◆ Data records:
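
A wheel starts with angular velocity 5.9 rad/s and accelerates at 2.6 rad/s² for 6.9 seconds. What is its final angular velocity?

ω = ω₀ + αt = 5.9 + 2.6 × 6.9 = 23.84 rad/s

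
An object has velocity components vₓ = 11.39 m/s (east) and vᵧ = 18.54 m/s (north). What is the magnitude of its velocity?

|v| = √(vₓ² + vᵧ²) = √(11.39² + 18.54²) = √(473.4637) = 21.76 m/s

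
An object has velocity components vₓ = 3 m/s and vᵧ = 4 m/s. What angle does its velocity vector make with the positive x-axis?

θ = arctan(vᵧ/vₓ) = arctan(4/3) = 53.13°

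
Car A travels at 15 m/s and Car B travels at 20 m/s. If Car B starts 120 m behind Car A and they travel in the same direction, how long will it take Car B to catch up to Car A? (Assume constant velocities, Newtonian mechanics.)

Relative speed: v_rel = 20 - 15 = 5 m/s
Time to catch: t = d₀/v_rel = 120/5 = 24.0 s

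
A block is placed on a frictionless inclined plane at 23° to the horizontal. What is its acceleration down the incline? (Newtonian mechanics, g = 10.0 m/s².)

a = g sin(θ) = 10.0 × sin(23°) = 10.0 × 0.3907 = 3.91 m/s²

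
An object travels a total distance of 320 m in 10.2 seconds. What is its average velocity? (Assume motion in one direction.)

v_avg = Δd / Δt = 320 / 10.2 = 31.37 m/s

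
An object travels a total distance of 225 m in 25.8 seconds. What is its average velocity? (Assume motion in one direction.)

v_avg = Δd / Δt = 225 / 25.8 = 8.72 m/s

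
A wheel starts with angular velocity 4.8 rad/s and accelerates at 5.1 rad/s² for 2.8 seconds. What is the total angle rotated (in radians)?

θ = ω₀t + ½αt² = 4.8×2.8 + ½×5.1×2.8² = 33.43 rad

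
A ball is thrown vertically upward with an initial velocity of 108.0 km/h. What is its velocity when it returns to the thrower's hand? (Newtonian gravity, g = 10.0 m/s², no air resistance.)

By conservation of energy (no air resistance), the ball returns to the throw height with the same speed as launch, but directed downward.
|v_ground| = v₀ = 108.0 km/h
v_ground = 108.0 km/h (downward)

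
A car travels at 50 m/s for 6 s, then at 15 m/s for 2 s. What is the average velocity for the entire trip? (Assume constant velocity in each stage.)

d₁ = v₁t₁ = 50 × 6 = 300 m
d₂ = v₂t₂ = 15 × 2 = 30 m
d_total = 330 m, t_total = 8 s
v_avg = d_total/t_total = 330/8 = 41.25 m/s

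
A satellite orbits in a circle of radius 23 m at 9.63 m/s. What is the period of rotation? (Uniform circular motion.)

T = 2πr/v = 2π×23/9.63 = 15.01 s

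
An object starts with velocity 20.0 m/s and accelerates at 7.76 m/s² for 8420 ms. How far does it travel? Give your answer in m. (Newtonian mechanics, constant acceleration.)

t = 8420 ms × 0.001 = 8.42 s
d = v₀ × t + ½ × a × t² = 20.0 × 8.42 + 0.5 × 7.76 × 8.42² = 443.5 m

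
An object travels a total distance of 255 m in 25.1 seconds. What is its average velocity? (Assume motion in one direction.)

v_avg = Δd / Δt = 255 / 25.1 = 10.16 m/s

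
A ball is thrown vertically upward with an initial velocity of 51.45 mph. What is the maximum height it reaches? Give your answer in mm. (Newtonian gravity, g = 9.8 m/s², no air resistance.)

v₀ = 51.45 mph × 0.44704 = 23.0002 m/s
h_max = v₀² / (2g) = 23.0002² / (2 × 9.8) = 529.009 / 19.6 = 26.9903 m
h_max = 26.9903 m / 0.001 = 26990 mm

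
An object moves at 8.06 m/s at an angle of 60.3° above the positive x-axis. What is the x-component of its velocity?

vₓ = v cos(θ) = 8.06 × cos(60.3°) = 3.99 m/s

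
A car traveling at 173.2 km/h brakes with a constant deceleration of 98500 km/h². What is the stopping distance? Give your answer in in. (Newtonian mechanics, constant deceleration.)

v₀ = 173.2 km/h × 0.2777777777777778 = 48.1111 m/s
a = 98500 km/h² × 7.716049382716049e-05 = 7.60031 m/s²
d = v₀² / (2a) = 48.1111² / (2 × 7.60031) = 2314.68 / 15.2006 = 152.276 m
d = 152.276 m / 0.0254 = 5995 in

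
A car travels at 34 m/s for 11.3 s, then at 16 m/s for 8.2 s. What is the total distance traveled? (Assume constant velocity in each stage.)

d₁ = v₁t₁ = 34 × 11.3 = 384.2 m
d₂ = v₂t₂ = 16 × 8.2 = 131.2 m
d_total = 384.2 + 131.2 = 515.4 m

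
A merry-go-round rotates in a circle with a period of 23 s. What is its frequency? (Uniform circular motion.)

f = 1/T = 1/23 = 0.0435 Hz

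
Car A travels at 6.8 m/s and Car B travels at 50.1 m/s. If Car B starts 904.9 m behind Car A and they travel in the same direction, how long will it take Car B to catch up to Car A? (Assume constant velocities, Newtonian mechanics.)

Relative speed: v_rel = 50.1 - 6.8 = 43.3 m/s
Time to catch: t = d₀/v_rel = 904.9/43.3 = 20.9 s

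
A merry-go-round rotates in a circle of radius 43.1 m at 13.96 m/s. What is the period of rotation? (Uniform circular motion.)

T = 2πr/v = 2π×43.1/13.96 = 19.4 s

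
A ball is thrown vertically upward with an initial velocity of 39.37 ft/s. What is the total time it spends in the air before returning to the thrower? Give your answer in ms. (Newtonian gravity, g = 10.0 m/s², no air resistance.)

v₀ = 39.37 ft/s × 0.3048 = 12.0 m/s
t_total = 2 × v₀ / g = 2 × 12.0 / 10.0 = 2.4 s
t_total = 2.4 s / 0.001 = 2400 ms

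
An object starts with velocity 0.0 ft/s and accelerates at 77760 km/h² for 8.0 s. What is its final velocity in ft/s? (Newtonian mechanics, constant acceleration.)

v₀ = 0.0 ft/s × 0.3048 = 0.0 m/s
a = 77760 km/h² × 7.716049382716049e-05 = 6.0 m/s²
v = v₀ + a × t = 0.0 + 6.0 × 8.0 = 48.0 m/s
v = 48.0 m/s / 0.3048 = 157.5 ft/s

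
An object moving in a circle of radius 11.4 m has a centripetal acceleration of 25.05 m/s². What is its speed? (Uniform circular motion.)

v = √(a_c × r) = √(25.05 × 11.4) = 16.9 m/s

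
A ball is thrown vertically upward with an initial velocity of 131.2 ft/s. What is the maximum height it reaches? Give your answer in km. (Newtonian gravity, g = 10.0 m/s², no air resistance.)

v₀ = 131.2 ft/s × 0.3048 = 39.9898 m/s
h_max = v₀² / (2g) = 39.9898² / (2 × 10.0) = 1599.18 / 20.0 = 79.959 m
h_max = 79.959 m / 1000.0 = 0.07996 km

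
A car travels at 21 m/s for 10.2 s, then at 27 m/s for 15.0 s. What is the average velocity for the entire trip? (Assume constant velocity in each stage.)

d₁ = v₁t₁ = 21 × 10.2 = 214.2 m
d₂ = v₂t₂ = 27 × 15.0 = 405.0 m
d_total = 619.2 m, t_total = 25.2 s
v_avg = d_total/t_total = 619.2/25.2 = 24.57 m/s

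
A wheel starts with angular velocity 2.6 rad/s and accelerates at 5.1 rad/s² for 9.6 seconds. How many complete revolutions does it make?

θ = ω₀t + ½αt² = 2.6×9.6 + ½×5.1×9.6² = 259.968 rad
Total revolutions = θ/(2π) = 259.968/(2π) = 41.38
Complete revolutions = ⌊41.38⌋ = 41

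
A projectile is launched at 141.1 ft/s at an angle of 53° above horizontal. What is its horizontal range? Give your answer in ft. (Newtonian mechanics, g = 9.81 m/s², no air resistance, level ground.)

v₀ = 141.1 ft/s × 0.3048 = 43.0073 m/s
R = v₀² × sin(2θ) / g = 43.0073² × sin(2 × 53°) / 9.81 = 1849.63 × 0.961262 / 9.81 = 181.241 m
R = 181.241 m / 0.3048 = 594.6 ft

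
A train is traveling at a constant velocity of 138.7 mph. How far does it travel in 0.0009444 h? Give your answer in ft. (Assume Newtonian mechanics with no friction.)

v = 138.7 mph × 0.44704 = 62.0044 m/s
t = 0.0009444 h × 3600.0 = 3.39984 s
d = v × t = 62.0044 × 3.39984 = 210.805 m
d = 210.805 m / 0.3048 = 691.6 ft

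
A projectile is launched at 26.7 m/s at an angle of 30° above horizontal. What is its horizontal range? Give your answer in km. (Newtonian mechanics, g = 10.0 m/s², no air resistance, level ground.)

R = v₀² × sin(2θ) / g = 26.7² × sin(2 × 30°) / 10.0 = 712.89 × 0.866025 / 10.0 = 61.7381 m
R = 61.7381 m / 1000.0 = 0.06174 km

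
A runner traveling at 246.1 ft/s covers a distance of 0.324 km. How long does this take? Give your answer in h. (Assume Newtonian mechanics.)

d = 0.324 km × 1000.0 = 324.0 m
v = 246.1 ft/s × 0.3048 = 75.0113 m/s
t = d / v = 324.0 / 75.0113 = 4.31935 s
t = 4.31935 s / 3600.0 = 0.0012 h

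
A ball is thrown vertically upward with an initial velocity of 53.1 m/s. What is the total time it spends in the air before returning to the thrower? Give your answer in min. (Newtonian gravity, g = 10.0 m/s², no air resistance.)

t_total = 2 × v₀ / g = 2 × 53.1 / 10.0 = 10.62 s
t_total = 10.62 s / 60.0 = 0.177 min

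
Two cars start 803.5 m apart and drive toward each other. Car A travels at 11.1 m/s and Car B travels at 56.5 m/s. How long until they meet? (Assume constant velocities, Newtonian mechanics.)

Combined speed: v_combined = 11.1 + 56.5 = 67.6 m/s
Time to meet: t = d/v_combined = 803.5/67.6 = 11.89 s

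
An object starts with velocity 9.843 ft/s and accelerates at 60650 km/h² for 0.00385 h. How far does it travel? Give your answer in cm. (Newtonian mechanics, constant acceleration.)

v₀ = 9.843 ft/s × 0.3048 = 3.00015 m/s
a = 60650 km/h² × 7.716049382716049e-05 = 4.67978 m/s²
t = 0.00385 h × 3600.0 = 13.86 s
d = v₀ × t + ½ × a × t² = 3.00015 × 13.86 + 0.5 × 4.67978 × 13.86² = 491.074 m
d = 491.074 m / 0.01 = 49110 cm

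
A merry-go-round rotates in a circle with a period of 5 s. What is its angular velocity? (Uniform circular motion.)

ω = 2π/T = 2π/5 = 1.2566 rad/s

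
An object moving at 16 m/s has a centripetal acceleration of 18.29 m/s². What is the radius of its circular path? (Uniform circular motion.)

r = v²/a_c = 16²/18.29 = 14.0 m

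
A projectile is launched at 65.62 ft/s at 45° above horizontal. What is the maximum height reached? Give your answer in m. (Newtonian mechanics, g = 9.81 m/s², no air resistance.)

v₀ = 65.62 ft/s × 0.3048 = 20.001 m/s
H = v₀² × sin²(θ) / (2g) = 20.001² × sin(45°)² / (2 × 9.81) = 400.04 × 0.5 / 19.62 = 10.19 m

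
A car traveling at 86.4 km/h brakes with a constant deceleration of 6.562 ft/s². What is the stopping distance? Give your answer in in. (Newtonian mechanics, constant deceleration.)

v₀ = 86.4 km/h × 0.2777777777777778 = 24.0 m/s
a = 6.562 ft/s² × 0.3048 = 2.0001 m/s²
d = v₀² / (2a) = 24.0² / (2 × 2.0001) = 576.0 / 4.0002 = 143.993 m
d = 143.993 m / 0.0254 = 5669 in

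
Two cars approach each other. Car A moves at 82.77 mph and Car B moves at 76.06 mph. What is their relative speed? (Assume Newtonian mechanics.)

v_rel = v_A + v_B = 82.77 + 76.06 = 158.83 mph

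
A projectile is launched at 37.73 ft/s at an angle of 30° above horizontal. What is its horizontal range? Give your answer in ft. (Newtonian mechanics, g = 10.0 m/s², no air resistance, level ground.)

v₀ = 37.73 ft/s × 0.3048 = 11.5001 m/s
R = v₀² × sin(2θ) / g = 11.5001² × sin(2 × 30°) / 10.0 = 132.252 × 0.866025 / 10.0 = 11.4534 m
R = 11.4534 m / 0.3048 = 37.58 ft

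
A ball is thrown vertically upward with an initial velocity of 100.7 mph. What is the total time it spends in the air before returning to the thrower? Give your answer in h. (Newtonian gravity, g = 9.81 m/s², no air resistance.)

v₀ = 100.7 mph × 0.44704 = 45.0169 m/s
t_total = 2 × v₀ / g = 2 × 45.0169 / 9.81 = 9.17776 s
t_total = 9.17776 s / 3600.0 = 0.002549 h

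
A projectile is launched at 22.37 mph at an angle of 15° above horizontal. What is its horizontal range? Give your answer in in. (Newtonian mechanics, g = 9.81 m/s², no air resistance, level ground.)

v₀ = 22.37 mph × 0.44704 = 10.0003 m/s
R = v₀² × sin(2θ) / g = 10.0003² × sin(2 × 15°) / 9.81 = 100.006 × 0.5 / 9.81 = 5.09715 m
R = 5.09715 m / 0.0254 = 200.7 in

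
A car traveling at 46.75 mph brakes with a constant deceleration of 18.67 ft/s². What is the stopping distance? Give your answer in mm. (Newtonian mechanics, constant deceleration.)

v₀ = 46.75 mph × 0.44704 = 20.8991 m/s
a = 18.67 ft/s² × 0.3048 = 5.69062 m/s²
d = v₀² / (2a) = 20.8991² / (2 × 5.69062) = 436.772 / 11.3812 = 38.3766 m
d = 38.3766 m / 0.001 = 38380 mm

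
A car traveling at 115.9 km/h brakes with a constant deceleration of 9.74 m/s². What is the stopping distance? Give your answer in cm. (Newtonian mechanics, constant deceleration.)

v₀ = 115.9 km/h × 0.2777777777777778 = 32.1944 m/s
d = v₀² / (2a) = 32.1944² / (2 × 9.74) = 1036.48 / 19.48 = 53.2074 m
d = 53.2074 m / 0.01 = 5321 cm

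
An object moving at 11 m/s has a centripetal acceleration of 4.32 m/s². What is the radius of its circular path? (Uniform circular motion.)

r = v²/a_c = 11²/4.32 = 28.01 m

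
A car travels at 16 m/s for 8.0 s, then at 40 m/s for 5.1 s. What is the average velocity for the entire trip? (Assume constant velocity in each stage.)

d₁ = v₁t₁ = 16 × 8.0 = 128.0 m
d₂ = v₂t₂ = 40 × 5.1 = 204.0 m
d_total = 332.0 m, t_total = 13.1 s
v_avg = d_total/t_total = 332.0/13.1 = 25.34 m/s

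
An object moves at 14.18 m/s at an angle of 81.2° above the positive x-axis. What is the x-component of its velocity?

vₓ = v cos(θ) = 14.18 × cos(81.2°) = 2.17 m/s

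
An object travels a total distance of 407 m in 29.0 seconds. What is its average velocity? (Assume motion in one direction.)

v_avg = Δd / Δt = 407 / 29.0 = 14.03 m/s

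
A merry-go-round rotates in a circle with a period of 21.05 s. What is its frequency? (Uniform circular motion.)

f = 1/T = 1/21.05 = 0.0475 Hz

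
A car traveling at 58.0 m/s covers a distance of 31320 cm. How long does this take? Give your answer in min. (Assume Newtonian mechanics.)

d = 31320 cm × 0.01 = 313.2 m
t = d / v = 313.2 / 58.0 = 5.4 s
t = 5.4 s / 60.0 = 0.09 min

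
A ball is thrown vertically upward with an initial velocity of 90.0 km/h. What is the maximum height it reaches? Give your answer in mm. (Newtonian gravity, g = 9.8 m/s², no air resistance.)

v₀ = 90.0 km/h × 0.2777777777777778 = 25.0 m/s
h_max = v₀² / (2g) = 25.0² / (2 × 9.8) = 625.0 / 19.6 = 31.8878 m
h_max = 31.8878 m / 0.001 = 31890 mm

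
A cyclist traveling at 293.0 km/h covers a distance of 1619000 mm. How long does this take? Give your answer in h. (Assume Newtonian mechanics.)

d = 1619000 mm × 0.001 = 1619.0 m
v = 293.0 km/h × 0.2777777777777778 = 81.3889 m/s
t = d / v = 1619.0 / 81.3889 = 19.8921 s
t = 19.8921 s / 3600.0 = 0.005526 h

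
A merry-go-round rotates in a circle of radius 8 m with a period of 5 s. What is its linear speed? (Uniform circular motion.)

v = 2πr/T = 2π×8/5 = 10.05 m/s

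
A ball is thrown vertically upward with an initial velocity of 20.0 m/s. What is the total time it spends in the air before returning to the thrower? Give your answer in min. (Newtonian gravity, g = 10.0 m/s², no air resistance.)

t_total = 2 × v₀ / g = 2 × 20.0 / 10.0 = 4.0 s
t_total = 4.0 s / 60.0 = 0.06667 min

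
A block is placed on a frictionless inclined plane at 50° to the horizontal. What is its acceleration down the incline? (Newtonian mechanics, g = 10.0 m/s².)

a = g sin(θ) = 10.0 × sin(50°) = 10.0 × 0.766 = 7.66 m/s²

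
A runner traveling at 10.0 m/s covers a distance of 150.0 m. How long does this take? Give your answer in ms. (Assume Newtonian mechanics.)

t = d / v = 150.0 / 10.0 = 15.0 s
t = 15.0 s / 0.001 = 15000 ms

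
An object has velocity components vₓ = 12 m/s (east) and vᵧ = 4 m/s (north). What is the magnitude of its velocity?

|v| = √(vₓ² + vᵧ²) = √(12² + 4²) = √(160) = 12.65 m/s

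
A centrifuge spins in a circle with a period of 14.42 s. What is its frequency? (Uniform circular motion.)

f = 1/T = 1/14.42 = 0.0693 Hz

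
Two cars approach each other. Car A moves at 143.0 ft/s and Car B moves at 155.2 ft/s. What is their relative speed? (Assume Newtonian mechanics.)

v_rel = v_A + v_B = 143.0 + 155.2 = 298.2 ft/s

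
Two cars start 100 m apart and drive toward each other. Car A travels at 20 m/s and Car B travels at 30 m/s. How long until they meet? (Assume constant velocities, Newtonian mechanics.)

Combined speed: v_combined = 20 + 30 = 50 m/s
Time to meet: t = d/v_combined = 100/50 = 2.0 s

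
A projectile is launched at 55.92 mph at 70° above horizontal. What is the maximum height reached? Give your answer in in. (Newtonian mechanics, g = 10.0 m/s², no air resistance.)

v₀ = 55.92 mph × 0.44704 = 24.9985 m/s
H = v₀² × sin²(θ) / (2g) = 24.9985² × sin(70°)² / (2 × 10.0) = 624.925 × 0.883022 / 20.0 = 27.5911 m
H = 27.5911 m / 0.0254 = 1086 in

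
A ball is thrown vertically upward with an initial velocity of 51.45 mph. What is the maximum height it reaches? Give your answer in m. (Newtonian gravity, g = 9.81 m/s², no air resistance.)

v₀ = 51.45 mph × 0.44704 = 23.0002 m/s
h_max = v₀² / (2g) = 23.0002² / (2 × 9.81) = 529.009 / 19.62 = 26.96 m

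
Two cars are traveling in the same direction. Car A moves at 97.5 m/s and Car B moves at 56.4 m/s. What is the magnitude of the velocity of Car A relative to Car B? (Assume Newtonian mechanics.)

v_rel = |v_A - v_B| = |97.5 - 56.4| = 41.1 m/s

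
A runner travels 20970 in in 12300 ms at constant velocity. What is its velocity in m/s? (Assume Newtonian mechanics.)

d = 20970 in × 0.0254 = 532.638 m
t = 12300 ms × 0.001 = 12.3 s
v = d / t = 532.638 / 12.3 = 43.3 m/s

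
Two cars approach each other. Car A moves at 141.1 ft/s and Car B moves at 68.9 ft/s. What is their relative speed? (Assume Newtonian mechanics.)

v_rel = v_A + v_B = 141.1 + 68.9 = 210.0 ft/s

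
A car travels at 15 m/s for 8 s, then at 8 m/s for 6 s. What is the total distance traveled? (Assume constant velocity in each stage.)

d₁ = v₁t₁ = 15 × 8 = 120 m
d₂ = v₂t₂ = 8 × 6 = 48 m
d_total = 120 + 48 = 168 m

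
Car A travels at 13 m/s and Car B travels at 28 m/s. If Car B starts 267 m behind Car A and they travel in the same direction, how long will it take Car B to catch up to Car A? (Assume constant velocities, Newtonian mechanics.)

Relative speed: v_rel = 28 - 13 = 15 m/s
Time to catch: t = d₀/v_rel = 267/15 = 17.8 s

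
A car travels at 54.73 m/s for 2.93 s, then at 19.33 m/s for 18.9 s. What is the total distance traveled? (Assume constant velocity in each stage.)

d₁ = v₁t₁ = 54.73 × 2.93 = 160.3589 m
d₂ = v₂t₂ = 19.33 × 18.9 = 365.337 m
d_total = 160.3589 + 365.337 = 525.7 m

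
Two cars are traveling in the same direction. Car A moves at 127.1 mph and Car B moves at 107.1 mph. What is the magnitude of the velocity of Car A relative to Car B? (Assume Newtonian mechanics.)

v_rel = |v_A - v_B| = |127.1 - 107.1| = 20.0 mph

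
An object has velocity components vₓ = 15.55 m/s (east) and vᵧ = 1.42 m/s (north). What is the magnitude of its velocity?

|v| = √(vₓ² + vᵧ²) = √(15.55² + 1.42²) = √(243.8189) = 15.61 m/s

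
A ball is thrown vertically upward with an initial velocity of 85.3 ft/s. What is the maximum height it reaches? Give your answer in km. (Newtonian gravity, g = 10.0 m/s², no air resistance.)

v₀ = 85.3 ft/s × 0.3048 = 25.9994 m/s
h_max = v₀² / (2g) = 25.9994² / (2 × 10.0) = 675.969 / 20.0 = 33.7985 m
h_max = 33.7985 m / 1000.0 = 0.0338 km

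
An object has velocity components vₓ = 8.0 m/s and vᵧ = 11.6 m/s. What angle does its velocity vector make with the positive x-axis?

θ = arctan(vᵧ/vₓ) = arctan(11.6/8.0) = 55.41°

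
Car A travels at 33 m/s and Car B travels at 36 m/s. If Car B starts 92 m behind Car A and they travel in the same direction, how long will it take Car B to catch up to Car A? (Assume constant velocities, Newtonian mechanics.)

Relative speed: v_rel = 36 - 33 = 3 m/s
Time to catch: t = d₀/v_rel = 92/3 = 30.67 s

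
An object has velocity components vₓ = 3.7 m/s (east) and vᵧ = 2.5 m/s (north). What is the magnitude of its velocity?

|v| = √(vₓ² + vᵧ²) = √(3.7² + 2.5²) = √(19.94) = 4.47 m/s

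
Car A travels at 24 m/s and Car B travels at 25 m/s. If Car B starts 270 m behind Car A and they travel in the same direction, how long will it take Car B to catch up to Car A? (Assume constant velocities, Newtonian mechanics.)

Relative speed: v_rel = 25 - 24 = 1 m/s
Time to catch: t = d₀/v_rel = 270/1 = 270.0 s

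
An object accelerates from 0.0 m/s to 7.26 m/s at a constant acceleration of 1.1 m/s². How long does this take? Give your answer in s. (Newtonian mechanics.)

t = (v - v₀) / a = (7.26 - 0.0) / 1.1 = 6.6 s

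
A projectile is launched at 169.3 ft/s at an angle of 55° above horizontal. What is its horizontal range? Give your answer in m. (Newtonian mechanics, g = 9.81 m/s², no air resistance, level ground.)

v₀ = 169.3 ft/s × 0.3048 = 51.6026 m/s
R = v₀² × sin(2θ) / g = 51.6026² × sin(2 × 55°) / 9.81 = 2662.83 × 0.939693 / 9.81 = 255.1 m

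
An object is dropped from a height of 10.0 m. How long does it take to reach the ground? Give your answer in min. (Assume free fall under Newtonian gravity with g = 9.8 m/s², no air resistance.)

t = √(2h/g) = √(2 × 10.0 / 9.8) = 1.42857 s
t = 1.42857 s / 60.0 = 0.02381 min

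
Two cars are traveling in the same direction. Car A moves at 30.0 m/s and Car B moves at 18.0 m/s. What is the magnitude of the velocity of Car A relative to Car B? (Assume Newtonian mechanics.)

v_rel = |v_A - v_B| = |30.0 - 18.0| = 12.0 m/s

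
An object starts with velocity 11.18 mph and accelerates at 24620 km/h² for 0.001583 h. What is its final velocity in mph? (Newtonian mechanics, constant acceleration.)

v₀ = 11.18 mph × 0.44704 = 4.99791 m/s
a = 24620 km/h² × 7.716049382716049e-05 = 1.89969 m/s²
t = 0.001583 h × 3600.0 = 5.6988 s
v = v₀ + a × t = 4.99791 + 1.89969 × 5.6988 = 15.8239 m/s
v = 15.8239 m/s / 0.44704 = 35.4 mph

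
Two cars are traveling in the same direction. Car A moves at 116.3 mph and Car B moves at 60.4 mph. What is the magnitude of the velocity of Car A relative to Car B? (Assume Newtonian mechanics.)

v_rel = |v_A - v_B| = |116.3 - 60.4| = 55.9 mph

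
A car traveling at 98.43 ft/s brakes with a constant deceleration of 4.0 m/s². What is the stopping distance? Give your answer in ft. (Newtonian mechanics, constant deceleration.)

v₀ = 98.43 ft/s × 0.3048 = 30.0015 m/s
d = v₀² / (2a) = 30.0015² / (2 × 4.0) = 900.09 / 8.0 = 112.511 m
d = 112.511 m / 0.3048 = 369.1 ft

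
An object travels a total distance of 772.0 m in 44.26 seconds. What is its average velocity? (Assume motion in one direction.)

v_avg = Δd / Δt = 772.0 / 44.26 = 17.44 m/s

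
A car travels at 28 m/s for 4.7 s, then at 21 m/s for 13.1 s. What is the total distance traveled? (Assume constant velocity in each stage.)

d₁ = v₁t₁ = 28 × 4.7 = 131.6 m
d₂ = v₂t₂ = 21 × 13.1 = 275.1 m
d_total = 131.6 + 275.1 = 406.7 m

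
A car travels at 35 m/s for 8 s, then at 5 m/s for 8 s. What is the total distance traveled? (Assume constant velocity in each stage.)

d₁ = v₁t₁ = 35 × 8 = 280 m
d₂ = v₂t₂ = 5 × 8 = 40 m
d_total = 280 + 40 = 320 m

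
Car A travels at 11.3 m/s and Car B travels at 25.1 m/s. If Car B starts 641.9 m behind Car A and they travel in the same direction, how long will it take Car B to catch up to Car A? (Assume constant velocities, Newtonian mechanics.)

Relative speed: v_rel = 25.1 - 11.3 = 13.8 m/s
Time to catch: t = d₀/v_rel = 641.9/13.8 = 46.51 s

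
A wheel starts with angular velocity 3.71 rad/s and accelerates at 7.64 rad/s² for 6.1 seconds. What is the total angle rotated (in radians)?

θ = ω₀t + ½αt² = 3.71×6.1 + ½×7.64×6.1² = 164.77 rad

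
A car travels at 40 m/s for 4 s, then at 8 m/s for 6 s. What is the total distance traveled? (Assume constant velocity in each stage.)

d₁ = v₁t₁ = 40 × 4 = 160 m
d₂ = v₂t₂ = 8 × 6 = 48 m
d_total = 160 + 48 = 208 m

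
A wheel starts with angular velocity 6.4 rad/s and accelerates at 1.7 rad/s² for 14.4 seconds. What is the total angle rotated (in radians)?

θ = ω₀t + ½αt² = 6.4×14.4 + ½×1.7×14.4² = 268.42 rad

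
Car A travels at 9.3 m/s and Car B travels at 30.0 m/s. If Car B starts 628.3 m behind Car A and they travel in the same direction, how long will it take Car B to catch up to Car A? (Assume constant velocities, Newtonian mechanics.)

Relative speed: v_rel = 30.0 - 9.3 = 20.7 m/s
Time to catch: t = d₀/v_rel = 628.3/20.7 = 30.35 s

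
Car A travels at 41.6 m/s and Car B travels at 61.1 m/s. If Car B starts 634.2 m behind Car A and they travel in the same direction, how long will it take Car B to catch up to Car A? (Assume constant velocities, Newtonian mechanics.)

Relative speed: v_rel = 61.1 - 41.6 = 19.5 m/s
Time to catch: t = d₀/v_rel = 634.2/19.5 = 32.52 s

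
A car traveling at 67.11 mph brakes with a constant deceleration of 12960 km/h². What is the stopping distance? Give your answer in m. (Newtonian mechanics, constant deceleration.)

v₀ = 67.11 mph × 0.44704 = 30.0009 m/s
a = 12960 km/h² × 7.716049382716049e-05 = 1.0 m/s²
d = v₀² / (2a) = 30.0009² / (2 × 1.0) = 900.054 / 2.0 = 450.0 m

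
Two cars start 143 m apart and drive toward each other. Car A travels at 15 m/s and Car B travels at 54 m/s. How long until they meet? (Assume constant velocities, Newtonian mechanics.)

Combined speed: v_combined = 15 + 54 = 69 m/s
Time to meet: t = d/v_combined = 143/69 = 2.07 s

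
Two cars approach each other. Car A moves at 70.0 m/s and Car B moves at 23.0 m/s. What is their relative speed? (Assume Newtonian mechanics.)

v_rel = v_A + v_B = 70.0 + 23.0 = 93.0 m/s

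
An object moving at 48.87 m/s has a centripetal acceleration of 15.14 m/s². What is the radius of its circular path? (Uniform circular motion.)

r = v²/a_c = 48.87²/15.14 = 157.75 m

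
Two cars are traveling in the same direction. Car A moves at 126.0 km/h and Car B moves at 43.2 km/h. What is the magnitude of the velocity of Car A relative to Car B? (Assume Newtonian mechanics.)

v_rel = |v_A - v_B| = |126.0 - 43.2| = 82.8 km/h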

◆ Goal of the exercise:
Beginning from the line that contains "Two cars approach each other. Car A moves at 70.0", give each line again exactly, through the final line of the records.

◆ Task result:
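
Two cars approach each other. Car A moves at 70.0 m/s and Car B moves at 23.0 m/s. What is their relative speed? (Assume Newtonian mechanics.)

v_rel = v_A + v_B = 70.0 + 23.0 = 93.0 m/s

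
An object moving at 48.87 m/s has a centripetal acceleration of 15.14 m/s². What is the radius of its circular path? (Uniform circular motion.)

r = v²/a_c = 48.87²/15.14 = 157.75 m

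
Two cars are traveling in the same direction. Car A moves at 126.0 km/h and Car B moves at 43.2 km/h. What is the magnitude of the velocity of Car A relative to Car B? (Assume Newtonian mechanics.)

v_rel = |v_A - v_B| = |126.0 - 43.2| = 82.8 km/h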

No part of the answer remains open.